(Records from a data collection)
::::::::

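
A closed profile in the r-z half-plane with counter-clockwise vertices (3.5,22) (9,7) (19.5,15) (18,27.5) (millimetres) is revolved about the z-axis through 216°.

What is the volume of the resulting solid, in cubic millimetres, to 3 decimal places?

Profile (r,z), 4 vertices: (3.5,22) (9,7) (19.5,15) (18,27.5)
edge 0: (3.5,22)→(9,7)  cross = 3.5·7 − 9·22 = -173.5000; (r_i+r_j)·cross = 12.5·-173.5000 = -2168.7500
edge 1: (9,7)→(19.5,15)  cross = 9·15 − 19.5·7 = -1.5000; (r_i+r_j)·cross = 28.5·-1.5000 = -42.7500
edge 2: (19.5,15)→(18,27.5)  cross = 19.5·27.5 − 18·15 = 266.2500; (r_i+r_j)·cross = 37.5·266.2500 = 9984.3750
edge 3: (18,27.5)→(3.5,22)  cross = 18·22 − 3.5·27.5 = 299.7500; (r_i+r_j)·cross = 21.5·299.7500 = 6444.6250
Σcross = 391.0000 → A = |Σcross|/2 = 195.5000 mm²
Σ(r_i+r_j)·cross = 14217.5000 → first moment M = |Σ|/6 = 2369.5833
R_c = M/A = 2369.5833/195.5000 = 12.1206 mm
θ = 216° = 3.769911 rad
V = θ·R_c·A = 3.769911·12.1206·195.5000 = 8933.119 mm³

Volume = 8933.119 mm³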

::::::::

### TASK OBJECTIVE
Each line above should be duplicated without any alteration.

### SOLUTION TO THE EXERCISE
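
A closed profile in the r-z half-plane with counter-clockwise vertices (3.5,22) (9,7) (19.5,15) (18,27.5) (millimetres) is revolved about the z-axis through 216°.

What is the volume of the resulting solid, in cubic millimetres, to 3 decimal places?

Profile (r,z), 4 vertices: (3.5,22) (9,7) (19.5,15) (18,27.5)
edge 0: (3.5,22)→(9,7)  cross = 3.5·7 − 9·22 = -173.5000; (r_i+r_j)·cross = 12.5·-173.5000 = -2168.7500
edge 1: (9,7)→(19.5,15)  cross = 9·15 − 19.5·7 = -1.5000; (r_i+r_j)·cross = 28.5·-1.5000 = -42.7500
edge 2: (19.5,15)→(18,27.5)  cross = 19.5·27.5 − 18·15 = 266.2500; (r_i+r_j)·cross = 37.5·266.2500 = 9984.3750
edge 3: (18,27.5)→(3.5,22)  cross = 18·22 − 3.5·27.5 = 299.7500; (r_i+r_j)·cross = 21.5·299.7500 = 6444.6250
Σcross = 391.0000 → A = |Σcross|/2 = 195.5000 mm²
Σ(r_i+r_j)·cross = 14217.5000 → first moment M = |Σ|/6 = 2369.5833
R_c = M/A = 2369.5833/195.5000 = 12.1206 mm
θ = 216° = 3.769911 rad
V = θ·R_c·A = 3.769911·12.1206·195.5000 = 8933.119 mm³

Volume = 8933.119 mm³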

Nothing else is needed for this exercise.